=== Section Start ===

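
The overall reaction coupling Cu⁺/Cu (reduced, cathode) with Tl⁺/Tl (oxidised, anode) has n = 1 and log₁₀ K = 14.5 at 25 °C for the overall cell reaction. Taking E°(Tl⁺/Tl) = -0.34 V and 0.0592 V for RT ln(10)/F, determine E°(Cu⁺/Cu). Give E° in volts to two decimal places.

E°cell = (0.0592/n)·log K = (0.0592/1)(14.5) = +0.858 V.
Since Cu⁺/Cu is the cathode and Tl⁺/Tl the anode, E°cell = E°(Cu⁺/Cu) − E°(Tl⁺/Tl).
So E°(Cu⁺/Cu) = E°cell + E°(Tl⁺/Tl) = +0.858 + (-0.34) = +0.52 V.

+0.52 V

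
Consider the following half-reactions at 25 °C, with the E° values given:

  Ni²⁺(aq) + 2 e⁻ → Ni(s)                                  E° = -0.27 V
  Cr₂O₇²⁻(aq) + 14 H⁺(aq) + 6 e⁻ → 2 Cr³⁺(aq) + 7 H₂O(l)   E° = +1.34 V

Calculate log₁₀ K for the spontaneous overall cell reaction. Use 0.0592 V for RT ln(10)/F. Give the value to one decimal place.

Cathode: Cr₂O₇²⁻/Cr³⁺; anode: Ni²⁺/Ni. E°cell = +1.61 V, n = 6.
log K = nE°cell / 0.0592 = (6)(+1.61) / 0.0592 = 163.2.

163.2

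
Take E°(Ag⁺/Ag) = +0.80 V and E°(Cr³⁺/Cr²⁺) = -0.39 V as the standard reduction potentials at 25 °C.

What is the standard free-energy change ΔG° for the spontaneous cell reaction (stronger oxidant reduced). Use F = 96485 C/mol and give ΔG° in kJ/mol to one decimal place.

Ag⁺/Ag (E° = +0.80 V) is the cathode; Cr³⁺/Cr²⁺ (E° = -0.39 V) is the anode, so E°cell = +1.19 V.
Balancing electrons gives n = 1 (lcm of 1 and 1).
ΔG° = −nFE° = −(1)(96485)(+1.19) = -114,817 J = -114.8 kJ/mol.

-114.8 kJ/mol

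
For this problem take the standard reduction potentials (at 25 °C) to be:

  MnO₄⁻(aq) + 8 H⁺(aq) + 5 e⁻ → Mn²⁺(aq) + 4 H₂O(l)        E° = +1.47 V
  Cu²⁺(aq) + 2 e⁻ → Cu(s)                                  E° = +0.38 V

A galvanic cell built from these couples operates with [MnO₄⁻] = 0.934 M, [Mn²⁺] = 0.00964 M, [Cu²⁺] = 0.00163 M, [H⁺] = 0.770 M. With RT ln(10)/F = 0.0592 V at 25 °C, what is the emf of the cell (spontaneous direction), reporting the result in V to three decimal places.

MnO₄⁻/Mn²⁺ is the cathode (higher E°), Cu²⁺/Cu the anode: E°cell = +1.47 − (+0.38) = +1.09 V, n = 10.
Overall: 2 MnO₄⁻(aq) + 16 H⁺(aq) + 5 Cu(s) → 2 Mn²⁺(aq) + 8 H₂O(l) + 5 Cu²⁺(aq)
Q = [Mn²⁺]^2·[Cu²⁺]^5 / ([MnO₄⁻]^2·[H⁺]^16); log Q = -16.095.
E = E° − (0.0592/n) log Q = +1.09 − (0.0592/10)(-16.095) = +1.185 V.

+1.185 V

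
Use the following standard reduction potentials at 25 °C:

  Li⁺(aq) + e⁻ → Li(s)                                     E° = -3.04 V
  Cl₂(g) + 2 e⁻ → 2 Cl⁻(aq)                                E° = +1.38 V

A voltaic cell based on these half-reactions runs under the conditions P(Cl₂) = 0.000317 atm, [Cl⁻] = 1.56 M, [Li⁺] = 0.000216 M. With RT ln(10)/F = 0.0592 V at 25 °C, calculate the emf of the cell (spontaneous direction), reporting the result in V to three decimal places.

Cl₂/Cl⁻ is the cathode (higher E°), Li⁺/Li the anode: E°cell = +1.38 − (-3.04) = +4.42 V, n = 2.
Overall: Cl₂(g) + 2 Li(s) → 2 Cl⁻(aq) + 2 Li⁺(aq)
Q = [Cl⁻]^2·[Li⁺]^2 / (P(Cl₂)); log Q = -3.446.
E = E° − (0.0592/n) log Q = +4.42 − (0.0592/2)(-3.446) = +4.522 V.

+4.522 V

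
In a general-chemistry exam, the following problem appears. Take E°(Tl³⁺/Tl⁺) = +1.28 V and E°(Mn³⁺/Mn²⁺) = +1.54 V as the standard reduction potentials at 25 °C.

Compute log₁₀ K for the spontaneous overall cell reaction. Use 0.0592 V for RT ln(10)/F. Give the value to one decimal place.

Cathode: Mn³⁺/Mn²⁺; anode: Tl³⁺/Tl⁺. E°cell = +0.26 V, n = 2.
log K = nE°cell / 0.0592 = (2)(+0.26) / 0.0592 = 8.8.

8.8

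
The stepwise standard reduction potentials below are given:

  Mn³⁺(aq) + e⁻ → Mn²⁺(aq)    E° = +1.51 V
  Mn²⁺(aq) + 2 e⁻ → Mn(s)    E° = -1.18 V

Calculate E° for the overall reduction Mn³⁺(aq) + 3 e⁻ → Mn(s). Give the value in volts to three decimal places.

Since ΔG° = −nFE° is additive over sequential reductions, n₃E°₃ = n₁E°₁ + n₂E°₂.
E°₃ = (1×+1.51 + 2×-1.18) / 3 = (-0.850) / 3 = -0.283 V.

-0.283 V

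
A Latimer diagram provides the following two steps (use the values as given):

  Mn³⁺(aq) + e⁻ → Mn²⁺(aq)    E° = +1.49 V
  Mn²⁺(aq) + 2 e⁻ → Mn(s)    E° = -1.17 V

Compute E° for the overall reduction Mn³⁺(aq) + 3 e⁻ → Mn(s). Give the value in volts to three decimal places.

Standard free energies of sequential steps add: ΔG°₃ = ΔG°₁ + ΔG°₂, so n₃E°₃ = n₁E°₁ + n₂E°₂.
E°₃ = (1×+1.49 + 2×-1.17) / 3 = (-0.850) / 3 = -0.283 V.
Simply averaging or adding the two E° values would be wrong; the electron-weighted sum is required.

-0.283 V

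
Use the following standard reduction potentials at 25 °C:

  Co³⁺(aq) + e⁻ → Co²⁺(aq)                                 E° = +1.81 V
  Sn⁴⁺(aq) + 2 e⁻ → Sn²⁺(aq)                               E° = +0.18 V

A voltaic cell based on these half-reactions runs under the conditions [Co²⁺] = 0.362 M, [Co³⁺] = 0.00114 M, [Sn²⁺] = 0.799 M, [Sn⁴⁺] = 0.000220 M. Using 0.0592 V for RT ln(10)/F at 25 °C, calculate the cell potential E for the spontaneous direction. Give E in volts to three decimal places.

+1.587 V

Co³⁺/Co²⁺ is the cathode (higher E°), Sn⁴⁺/Sn²⁺ the anode: E°cell = +1.81 − (+0.18) = +1.63 V, n = 2.
Overall: 2 Co³⁺(aq) + Sn²⁺(aq) → 2 Co²⁺(aq) + Sn⁴⁺(aq)
Q = [Co²⁺]^2·[Sn⁴⁺] / ([Co³⁺]^2·[Sn²⁺]); log Q = 1.443.
E = E° − (0.0592/n) log Q = +1.63 − (0.0592/2)(1.443) = +1.587 V.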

=== Section End ===

_PROBLEM TO SOLVE_. Transcribe, with no changes, the listing above from its first line through the line with "Cr₂O₇²⁻(aq) + 14", including that line, and stop once it is done.

_OUTPUT OF THE EXERCISE_.
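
The overall reaction coupling Cu⁺/Cu (reduced, cathode) with Tl⁺/Tl (oxidised, anode) has n = 1 and log₁₀ K = 14.5 at 25 °C for the overall cell reaction. Taking E°(Tl⁺/Tl) = -0.34 V and 0.0592 V for RT ln(10)/F, determine E°(Cu⁺/Cu). Give E° in volts to two decimal places.

E°cell = (0.0592/n)·log K = (0.0592/1)(14.5) = +0.858 V.
Since Cu⁺/Cu is the cathode and Tl⁺/Tl the anode, E°cell = E°(Cu⁺/Cu) − E°(Tl⁺/Tl).
So E°(Cu⁺/Cu) = E°cell + E°(Tl⁺/Tl) = +0.858 + (-0.34) = +0.52 V.

+0.52 V

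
Consider the following half-reactions at 25 °C, with the E° values given:

  Ni²⁺(aq) + 2 e⁻ → Ni(s)                                  E° = -0.27 V
  Cr₂O₇²⁻(aq) + 14 H⁺(aq) + 6 e⁻ → 2 Cr³⁺(aq) + 7 H₂O(l)   E° = +1.34 V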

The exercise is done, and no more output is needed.